Nothing but the lines from the one containing "Bass D#, figures" through the end of the entries below should be set down, each exactly as written.

*Source data*.
══════════

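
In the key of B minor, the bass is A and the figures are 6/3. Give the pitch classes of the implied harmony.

A third above A in this key is C#.
A sixth above A in this key is F#.
Together with the bass A, this spells F# minor in first inversion.

A, C#, F#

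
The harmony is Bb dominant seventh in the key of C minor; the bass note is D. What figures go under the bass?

D is the third of Bb dominant seventh, so the chord is in first inversion.
A seventh chord in first inversion is figured 6/5/3, conventionally abbreviated 6/5.

6/5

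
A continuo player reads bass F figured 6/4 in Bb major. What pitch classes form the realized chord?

A fourth above F in this key is Bb.
A sixth above F in this key is D.
Together with the bass F, this spells Bb major in second inversion.

F, Bb, D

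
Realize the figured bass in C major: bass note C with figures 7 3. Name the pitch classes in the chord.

C, E, G, B

The written figures 7 3 are shorthand for 7/5/3: the 5 is implied.
A third above C in this key is E.
A fifth above C in this key is G.
A seventh above C in this key is B.
Together with the bass C, this spells C major seventh in root position.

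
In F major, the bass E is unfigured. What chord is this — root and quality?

An unfigured bass indicates a triad in root position.
In root position the bass is the root, so the root is E.
The chord tones are E, G, Bb, giving E diminished.

E diminished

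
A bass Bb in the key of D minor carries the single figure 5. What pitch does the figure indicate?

Counting 4 letter steps above Bb lands on F; in D minor, that letter is F.

F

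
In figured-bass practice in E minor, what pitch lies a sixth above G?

E

Counting 5 letter steps above G lands on E; in E minor, that letter is E.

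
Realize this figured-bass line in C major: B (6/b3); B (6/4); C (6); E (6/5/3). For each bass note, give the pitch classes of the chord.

B, Db, G | B, E, G | C, E, A | E, G, B, C

B (6/b3): B, Db, G.
B (6/4): B, E, G.
C (6/3): C, E, A.
E (6/5/3): E, G, B, C.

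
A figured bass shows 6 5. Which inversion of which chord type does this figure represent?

6 5 is shorthand for 6/5/3.
Intervals of 6/5/3 above the bass form a seventh chord; the bass is the third, so this is first inversion.

seventh chord, first inversion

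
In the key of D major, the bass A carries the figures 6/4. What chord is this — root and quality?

D major

The figures 6/4 indicate a triad in second inversion.
In second inversion the root lies a fourth above the bass: a fourth above A in D major is D.
The chord tones are A, D, F#, giving D major.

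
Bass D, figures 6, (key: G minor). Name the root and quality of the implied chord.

Bb major

The figures 6 indicate a triad in first inversion.
In first inversion the root lies a sixth above the bass: a sixth above D in G minor is Bb.
The chord tones are D, F, Bb, giving Bb major.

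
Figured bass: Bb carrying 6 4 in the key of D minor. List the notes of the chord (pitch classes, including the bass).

A fourth above Bb in this key is E.
A sixth above Bb in this key is G.
Together with the bass Bb, this spells E diminished in second inversion.

Bb, E, G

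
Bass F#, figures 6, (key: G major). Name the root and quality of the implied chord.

D major

The figures 6 indicate a triad in first inversion.
In first inversion the root lies a sixth above the bass: a sixth above F# in G major is D.
The chord tones are F#, A, D, giving D major.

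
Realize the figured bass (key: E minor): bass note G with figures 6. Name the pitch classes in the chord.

The written figures 6 are shorthand for 6/3: the 3 is implied.
A third above G in this key is B.
A sixth above G in this key is E.
Together with the bass G, this spells E minor in first inversion.

G, B, E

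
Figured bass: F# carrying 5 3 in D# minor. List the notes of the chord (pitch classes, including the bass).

A third above F# in this key is A#.
A fifth above F# in this key is C#.
Together with the bass F#, this spells F# major in root position.

F#, A#, C#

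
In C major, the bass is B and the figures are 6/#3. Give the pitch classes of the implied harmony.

A third above B in this key is D, raised to D# by the sharp.
A sixth above B in this key is G.
Together with the bass B, this spells G augmented in first inversion.

B, D#, G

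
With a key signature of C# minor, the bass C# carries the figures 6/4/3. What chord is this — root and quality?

F# minor seventh

The figures 6/4/3 indicate a seventh chord in second inversion.
In second inversion the root lies a fourth above the bass: a fourth above C# in C# minor is F#.
The chord tones are C#, E, F#, A, giving F# minor seventh.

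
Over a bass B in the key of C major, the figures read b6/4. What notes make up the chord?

B, E, Gb

A fourth above B in this key is E.
A sixth above B in this key is G, lowered to Gb by the flat.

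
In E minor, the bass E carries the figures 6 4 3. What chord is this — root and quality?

A minor seventh

The figures 6 4 3 indicate a seventh chord in second inversion.
In second inversion the root lies a fourth above the bass: a fourth above E in E minor is A.
The chord tones are E, G, A, C, giving A minor seventh.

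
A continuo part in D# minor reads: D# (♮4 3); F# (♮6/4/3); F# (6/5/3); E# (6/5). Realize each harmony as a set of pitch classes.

D#, F#, G, B | F#, A#, B, D | F#, A#, C#, D# | E#, G#, B, C#

D# (6/♮4/3): D#, F#, G, B.
F# (♮6/4/3): F#, A#, B, D.
F# (6/5/3): F#, A#, C#, D#.
E# (6/5/3): E#, G#, B, C#.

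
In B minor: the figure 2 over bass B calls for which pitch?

Counting 1 letter step above B lands on C; in B minor, that letter is C#.

C#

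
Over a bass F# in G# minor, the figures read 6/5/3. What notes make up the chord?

F#, A#, C#, D#

A third above F# in this key is A#.
A fifth above F# in this key is C#.
A sixth above F# in this key is D#.
Together with the bass F#, this spells D# minor seventh in first inversion.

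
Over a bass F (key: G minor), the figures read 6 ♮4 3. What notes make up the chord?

A third above F in this key is A.
A fourth above F in this key is Bb, made natural (B) by the ♮ figure.
A sixth above F in this key is D.
Together with the bass F, this spells B half-diminished seventh in second inversion.

F, A, B, D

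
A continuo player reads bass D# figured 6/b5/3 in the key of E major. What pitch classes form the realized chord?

A third above D# in this key is F#.
A fifth above D# in this key is A, lowered to Ab by the flat.
A sixth above D# in this key is B.

D#, F#, Ab, B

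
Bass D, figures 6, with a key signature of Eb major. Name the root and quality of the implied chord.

Bb major

The figures 6 indicate a triad in first inversion.
In first inversion the root lies a sixth above the bass: a sixth above D in Eb major is Bb.
The chord tones are D, F, Bb, giving Bb major.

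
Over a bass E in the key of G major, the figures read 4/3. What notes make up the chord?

The written figures 4/3 are shorthand for 6/4/3: the 6 is implied.
A third above E in this key is G.
A fourth above E in this key is A.
A sixth above E in this key is C.
Together with the bass E, this spells A minor seventh in second inversion.

E, G, A, C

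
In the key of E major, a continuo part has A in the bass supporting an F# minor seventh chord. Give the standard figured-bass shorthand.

6/5

A is the third of F# minor seventh, so the chord is in first inversion.
A seventh chord in first inversion is figured 6/5/3, conventionally abbreviated 6/5.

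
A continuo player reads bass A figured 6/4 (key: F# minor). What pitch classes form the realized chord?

A fourth above A in this key is D.
A sixth above A in this key is F#.
Together with the bass A, this spells D major in second inversion.

A, D, F#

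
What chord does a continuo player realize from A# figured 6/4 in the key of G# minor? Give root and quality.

D# minor

The figures 6/4 indicate a triad in second inversion.
In second inversion the root lies a fourth above the bass: a fourth above A# in G# minor is D#.
The chord tones are A#, D#, F#, giving D# minor.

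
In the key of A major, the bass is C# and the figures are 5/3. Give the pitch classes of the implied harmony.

C#, E, G#

A third above C# in this key is E.
A fifth above C# in this key is G#.
Together with the bass C#, this spells C# minor in root position.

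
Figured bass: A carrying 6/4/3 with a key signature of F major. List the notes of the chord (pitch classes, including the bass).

A, C, D, F

A third above A in this key is C.
A fourth above A in this key is D.
A sixth above A in this key is F.
Together with the bass A, this spells D minor seventh in second inversion.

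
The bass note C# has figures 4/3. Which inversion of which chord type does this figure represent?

seventh chord, second inversion

4/3 is shorthand for 6/4/3.
Intervals of 6/4/3 above the bass form a seventh chord; the bass is the fifth, so this is second inversion.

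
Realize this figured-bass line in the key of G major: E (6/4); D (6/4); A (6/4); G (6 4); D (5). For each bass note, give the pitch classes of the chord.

E, A, C | D, G, B | A, D, F# | G, C, E | D, F#, A

E (6/4): E, A, C.
D (6/4): D, G, B.
A (6/4): A, D, F#.
G (6/4): G, C, E.
D (5/3): D, F#, A.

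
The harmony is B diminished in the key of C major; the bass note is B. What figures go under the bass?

B is the root of B diminished, so the chord is in root position.
A triad in root position is figured 5/3, conventionally abbreviated (no figures — root-position triad).

no figures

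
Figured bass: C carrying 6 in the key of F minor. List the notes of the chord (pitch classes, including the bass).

The written figures 6 are shorthand for 6/3: the 3 is implied.
A third above C in this key is Eb.
A sixth above C in this key is Ab.
Together with the bass C, this spells Ab major in first inversion.

C, Eb, Ab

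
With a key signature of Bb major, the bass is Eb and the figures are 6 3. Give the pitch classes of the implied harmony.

A third above Eb in this key is G.
A sixth above Eb in this key is C.
Together with the bass Eb, this spells C minor in first inversion.

Eb, G, C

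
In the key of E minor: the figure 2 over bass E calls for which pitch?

Counting 1 letter step above E lands on F; in E minor, that letter is F#.

F#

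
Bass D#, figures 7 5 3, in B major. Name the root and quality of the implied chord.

The figures 7 5 3 indicate a seventh chord in root position.
In root position the bass is the root, so the root is D#.
The chord tones are D#, F#, A#, C#, giving D# minor seventh.

D# minor seventh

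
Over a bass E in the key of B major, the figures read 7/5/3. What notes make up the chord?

E, G#, B, D#

A third above E in this key is G#.
A fifth above E in this key is B.
A seventh above E in this key is D#.
Together with the bass E, this spells E major seventh in root position.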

══════════

*Written solution*.
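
Bass D#, figures 7 5 3, in B major. Name the root and quality of the implied chord.

The figures 7 5 3 indicate a seventh chord in root position.
In root position the bass is the root, so the root is D#.
The chord tones are D#, F#, A#, C#, giving D# minor seventh.

D# minor seventh

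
Over a bass E in the key of B major, the figures read 7/5/3. What notes make up the chord?

E, G#, B, D#

A third above E in this key is G#.
A fifth above E in this key is B.
A seventh above E in this key is D#.
Together with the bass E, this spells E major seventh in root position.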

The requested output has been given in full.